+++ Entries shown +++

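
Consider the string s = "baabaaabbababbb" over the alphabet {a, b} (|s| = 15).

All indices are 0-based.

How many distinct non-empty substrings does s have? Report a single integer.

rank→(start, suffix):
  0 → (4, 'aaabbababbb')
  1 → (1, 'aabaaabbababbb')
  2 → (5, 'aabbababbb')
  3 → (2, 'abaaabbababbb')
  4 → (9, 'ababbb')
  5 → (6, 'abbababbb')
  6 → (11, 'abbb')
  7 → (14, 'b')
  8 → (3, 'baaabbababbb')
  9 → (0, 'baabaaabbababbb')
  10 → (8, 'bababbb')
  11 → (10, 'babbb')
  12 → (13, 'bb')
  13 → (7, 'bbababbb')
  14 → (12, 'bbb')

SA = [4, 1, 5, 2, 9, 6, 11, 14, 3, 0, 8, 10, 13, 7, 12]
[i] adj suffixes → lcp
  [1] 4/1 → 2 ('aa')
  [2] 1/5 → 3 ('aab')
  [3] 5/2 → 1 ('a')
  [4] 2/9 → 3 ('aba')
  [5] 9/6 → 2 ('ab')
  [6] 6/11 → 3 ('abb')
  [7] 11/14 → 0 ('')
  [8] 14/3 → 1 ('b')
  [9] 3/0 → 3 ('baa')
  [10] 0/8 → 2 ('ba')
  [11] 8/10 → 3 ('bab')
  [12] 10/13 → 1 ('b')
  [13] 13/7 → 2 ('bb')
  [14] 7/12 → 2 ('bb')

n(n+1)/2 = 15·16/2 = 120
Σ LCP = 0 + 2 + 3 + 1 + 3 + 2 + 3 + 0 + 1 + 3 + 2 + 3 + 1 + 2 + 2 = 28
distinct = 120 − 28 = 92

92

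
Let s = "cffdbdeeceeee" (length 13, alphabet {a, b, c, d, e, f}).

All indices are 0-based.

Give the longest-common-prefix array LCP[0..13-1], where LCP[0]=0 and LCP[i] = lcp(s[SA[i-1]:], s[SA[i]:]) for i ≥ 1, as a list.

sorted suffixes:
  #0 SA[0]=4  'bdeeceeee'
  #1 SA[1]=8  'ceeee'
  #2 SA[2]=0  'cffdbdeeceeee'
  #3 SA[3]=3  'dbdeeceeee'
  #4 SA[4]=5  'deeceeee'
  #5 SA[5]=12  'e'
  #6 SA[6]=7  'eceeee'
  #7 SA[7]=11  'ee'
  #8 SA[8]=6  'eeceeee'
  #9 SA[9]=10  'eee'
  #10 SA[10]=9  'eeee'
  #11 SA[11]=2  'fdbdeeceeee'
  #12 SA[12]=1  'ffdbdeeceeee'

SA = [4, 8, 0, 3, 5, 12, 7, 11, 6, 10, 9, 2, 1]
rank  pair      lcp
   1  s[4:],s[8:]  0  ''
   2  s[8:],s[0:]  1  'c'
   3  s[0:],s[3:]  0  ''
   4  s[3:],s[5:]  1  'd'
   5  s[5:],s[12:]  0  ''
   6  s[12:],s[7:]  1  'e'
   7  s[7:],s[11:]  1  'e'
   8  s[11:],s[6:]  2  'ee'
   9  s[6:],s[10:]  2  'ee'
  10  s[10:],s[9:]  3  'eee'
  11  s[9:],s[2:]  0  ''
  12  s[2:],s[1:]  1  'f'

[0, 0, 1, 0, 1, 0, 1, 1, 2, 2, 3, 0, 1]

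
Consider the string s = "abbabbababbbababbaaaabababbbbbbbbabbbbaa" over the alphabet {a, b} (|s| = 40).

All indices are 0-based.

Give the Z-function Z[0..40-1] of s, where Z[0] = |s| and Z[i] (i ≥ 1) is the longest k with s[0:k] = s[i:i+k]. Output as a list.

Z[0]=40
i=1: i≥r, start 0; Z[1]=0
i=2: i≥r, start 0; Z[2]=0
i=3: i≥r, start 0; Z[3]=5 grow→box=[3,8)
i=4: min(r-i=4, Z[1]=0)=0; Z[4]=0
i=5: min(r-i=3, Z[2]=0)=0; Z[5]=0
i=6: min(r-i=2, Z[3]=5)=2; Z[6]=2
i=7: min(r-i=1, Z[4]=0)=0; Z[7]=0
i=8: i≥r, start 0; Z[8]=3 grow→box=[8,11)
i=9: min(r-i=2, Z[1]=0)=0; Z[9]=0
i=10: min(r-i=1, Z[2]=0)=0; Z[10]=0
i=11: i≥r, start 0; Z[11]=0
i=12: i≥r, start 0; Z[12]=2 grow→box=[12,14)
i=13: min(r-i=1, Z[1]=0)=0; Z[13]=0
i=14: i≥r, start 0; Z[14]=4 grow→box=[14,18)
i=15: min(r-i=3, Z[1]=0)=0; Z[15]=0
i=16: min(r-i=2, Z[2]=0)=0; Z[16]=0
i=17: min(r-i=1, Z[3]=5)=1; Z[17]=1
i=18: i≥r, start 0; Z[18]=1 grow→box=[18,19)
i=19: i≥r, start 0; Z[19]=1 grow→box=[19,20)
i=20: i≥r, start 0; Z[20]=2 grow→box=[20,22)
i=21: min(r-i=1, Z[1]=0)=0; Z[21]=0
i=22: i≥r, start 0; Z[22]=2 grow→box=[22,24)
i=23: min(r-i=1, Z[1]=0)=0; Z[23]=0
i=24: i≥r, start 0; Z[24]=3 grow→box=[24,27)
i=25: min(r-i=2, Z[1]=0)=0; Z[25]=0
i=26: min(r-i=1, Z[2]=0)=0; Z[26]=0
i=27: i≥r, start 0; Z[27]=0
i=28: i≥r, start 0; Z[28]=0
i=29: i≥r, start 0; Z[29]=0
i=30: i≥r, start 0; Z[30]=0
i=31: i≥r, start 0; Z[31]=0
i=32: i≥r, start 0; Z[32]=0
i=33: i≥r, start 0; Z[33]=3 grow→box=[33,36)
i=34: min(r-i=2, Z[1]=0)=0; Z[34]=0
i=35: min(r-i=1, Z[2]=0)=0; Z[35]=0
i=36: i≥r, start 0; Z[36]=0
i=37: i≥r, start 0; Z[37]=0
i=38: i≥r, start 0; Z[38]=1 grow→box=[38,39)
i=39: i≥r, start 0; Z[39]=1 grow→box=[39,40)

[40, 0, 0, 5, 0, 0, 2, 0, 3, 0, 0, 0, 2, 0, 4, 0, 0, 1, 1, 1, 2, 0, 2, 0, 3, 0, 0, 0, 0, 0, 0, 0, 0, 3, 0, 0, 0, 0, 1, 1]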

+++

Problem details. Could you reproduce all of the entries exactly as they appear?

Your solution.
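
Consider the string s = "baabaaabbababbb" over the alphabet {a, b} (|s| = 15).

All indices are 0-based.

How many distinct non-empty substrings does s have? Report a single integer.

rank→(start, suffix):
  0 → (4, 'aaabbababbb')
  1 → (1, 'aabaaabbababbb')
  2 → (5, 'aabbababbb')
  3 → (2, 'abaaabbababbb')
  4 → (9, 'ababbb')
  5 → (6, 'abbababbb')
  6 → (11, 'abbb')
  7 → (14, 'b')
  8 → (3, 'baaabbababbb')
  9 → (0, 'baabaaabbababbb')
  10 → (8, 'bababbb')
  11 → (10, 'babbb')
  12 → (13, 'bb')
  13 → (7, 'bbababbb')
  14 → (12, 'bbb')

SA = [4, 1, 5, 2, 9, 6, 11, 14, 3, 0, 8, 10, 13, 7, 12]
[i] adj suffixes → lcp
  [1] 4/1 → 2 ('aa')
  [2] 1/5 → 3 ('aab')
  [3] 5/2 → 1 ('a')
  [4] 2/9 → 3 ('aba')
  [5] 9/6 → 2 ('ab')
  [6] 6/11 → 3 ('abb')
  [7] 11/14 → 0 ('')
  [8] 14/3 → 1 ('b')
  [9] 3/0 → 3 ('baa')
  [10] 0/8 → 2 ('ba')
  [11] 8/10 → 3 ('bab')
  [12] 10/13 → 1 ('b')
  [13] 13/7 → 2 ('bb')
  [14] 7/12 → 2 ('bb')

n(n+1)/2 = 15·16/2 = 120
Σ LCP = 0 + 2 + 3 + 1 + 3 + 2 + 3 + 0 + 1 + 3 + 2 + 3 + 1 + 2 + 2 = 28
distinct = 120 − 28 = 92

92

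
Let s = "cffdbdeeceeee" (length 13, alphabet {a, b, c, d, e, f}).

All indices are 0-based.

Give the longest-common-prefix array LCP[0..13-1], where LCP[0]=0 and LCP[i] = lcp(s[SA[i-1]:], s[SA[i]:]) for i ≥ 1, as a list.

sorted suffixes:
  #0 SA[0]=4  'bdeeceeee'
  #1 SA[1]=8  'ceeee'
  #2 SA[2]=0  'cffdbdeeceeee'
  #3 SA[3]=3  'dbdeeceeee'
  #4 SA[4]=5  'deeceeee'
  #5 SA[5]=12  'e'
  #6 SA[6]=7  'eceeee'
  #7 SA[7]=11  'ee'
  #8 SA[8]=6  'eeceeee'
  #9 SA[9]=10  'eee'
  #10 SA[10]=9  'eeee'
  #11 SA[11]=2  'fdbdeeceeee'
  #12 SA[12]=1  'ffdbdeeceeee'

SA = [4, 8, 0, 3, 5, 12, 7, 11, 6, 10, 9, 2, 1]
rank  pair      lcp
   1  s[4:],s[8:]  0  ''
   2  s[8:],s[0:]  1  'c'
   3  s[0:],s[3:]  0  ''
   4  s[3:],s[5:]  1  'd'
   5  s[5:],s[12:]  0  ''
   6  s[12:],s[7:]  1  'e'
   7  s[7:],s[11:]  1  'e'
   8  s[11:],s[6:]  2  'ee'
   9  s[6:],s[10:]  2  'ee'
  10  s[10:],s[9:]  3  'eee'
  11  s[9:],s[2:]  0  ''
  12  s[2:],s[1:]  1  'f'

[0, 0, 1, 0, 1, 0, 1, 1, 2, 2, 3, 0, 1]

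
Consider the string s = "abbabbababbbababbaaaabababbbbbbbbabbbbaa" over the alphabet {a, b} (|s| = 40).

All indices are 0-based.

Give the Z-function Z[0..40-1] of s, where Z[0] = |s| and Z[i] (i ≥ 1) is the longest k with s[0:k] = s[i:i+k]. Output as a list.

Z[0]=40
i=1: i≥r, start 0; Z[1]=0
i=2: i≥r, start 0; Z[2]=0
i=3: i≥r, start 0; Z[3]=5 grow→box=[3,8)
i=4: min(r-i=4, Z[1]=0)=0; Z[4]=0
i=5: min(r-i=3, Z[2]=0)=0; Z[5]=0
i=6: min(r-i=2, Z[3]=5)=2; Z[6]=2
i=7: min(r-i=1, Z[4]=0)=0; Z[7]=0
i=8: i≥r, start 0; Z[8]=3 grow→box=[8,11)
i=9: min(r-i=2, Z[1]=0)=0; Z[9]=0
i=10: min(r-i=1, Z[2]=0)=0; Z[10]=0
i=11: i≥r, start 0; Z[11]=0
i=12: i≥r, start 0; Z[12]=2 grow→box=[12,14)
i=13: min(r-i=1, Z[1]=0)=0; Z[13]=0
i=14: i≥r, start 0; Z[14]=4 grow→box=[14,18)
i=15: min(r-i=3, Z[1]=0)=0; Z[15]=0
i=16: min(r-i=2, Z[2]=0)=0; Z[16]=0
i=17: min(r-i=1, Z[3]=5)=1; Z[17]=1
i=18: i≥r, start 0; Z[18]=1 grow→box=[18,19)
i=19: i≥r, start 0; Z[19]=1 grow→box=[19,20)
i=20: i≥r, start 0; Z[20]=2 grow→box=[20,22)
i=21: min(r-i=1, Z[1]=0)=0; Z[21]=0
i=22: i≥r, start 0; Z[22]=2 grow→box=[22,24)
i=23: min(r-i=1, Z[1]=0)=0; Z[23]=0
i=24: i≥r, start 0; Z[24]=3 grow→box=[24,27)
i=25: min(r-i=2, Z[1]=0)=0; Z[25]=0
i=26: min(r-i=1, Z[2]=0)=0; Z[26]=0
i=27: i≥r, start 0; Z[27]=0
i=28: i≥r, start 0; Z[28]=0
i=29: i≥r, start 0; Z[29]=0
i=30: i≥r, start 0; Z[30]=0
i=31: i≥r, start 0; Z[31]=0
i=32: i≥r, start 0; Z[32]=0
i=33: i≥r, start 0; Z[33]=3 grow→box=[33,36)
i=34: min(r-i=2, Z[1]=0)=0; Z[34]=0
i=35: min(r-i=1, Z[2]=0)=0; Z[35]=0
i=36: i≥r, start 0; Z[36]=0
i=37: i≥r, start 0; Z[37]=0
i=38: i≥r, start 0; Z[38]=1 grow→box=[38,39)
i=39: i≥r, start 0; Z[39]=1 grow→box=[39,40)

[40, 0, 0, 5, 0, 0, 2, 0, 3, 0, 0, 0, 2, 0, 4, 0, 0, 1, 1, 1, 2, 0, 2, 0, 3, 0, 0, 0, 0, 0, 0, 0, 0, 3, 0, 0, 0, 0, 1, 1]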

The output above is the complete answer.